Saved data entries
============

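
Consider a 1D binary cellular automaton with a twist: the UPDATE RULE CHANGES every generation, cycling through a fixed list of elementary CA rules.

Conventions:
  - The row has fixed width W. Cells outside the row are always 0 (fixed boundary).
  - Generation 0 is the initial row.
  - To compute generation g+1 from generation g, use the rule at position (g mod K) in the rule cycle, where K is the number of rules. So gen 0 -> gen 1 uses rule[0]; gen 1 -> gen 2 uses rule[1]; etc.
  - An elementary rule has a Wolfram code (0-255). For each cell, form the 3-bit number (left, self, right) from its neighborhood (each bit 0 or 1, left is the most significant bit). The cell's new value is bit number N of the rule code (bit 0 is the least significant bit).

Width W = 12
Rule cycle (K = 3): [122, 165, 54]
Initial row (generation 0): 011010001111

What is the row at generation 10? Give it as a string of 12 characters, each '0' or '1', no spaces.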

============

What you should output is every line of the records above, from the first through the line containing "- To compute", unchanged.

-- SOLUTION BELOW --
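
Consider a 1D binary cellular automaton with a twist: the UPDATE RULE CHANGES every generation, cycling through a fixed list of elementary CA rules.

Conventions:
  - The row has fixed width W. Cells outside the row are always 0 (fixed boundary).
  - Generation 0 is the initial row.
  - To compute generation g+1 from generation g, use the rule at position (g mod K) in the rule cycle, where K is the number of rules. So gen 0 -> gen 1 uses rule[0]; gen 1 -> gen 2 uses rule[1]; etc.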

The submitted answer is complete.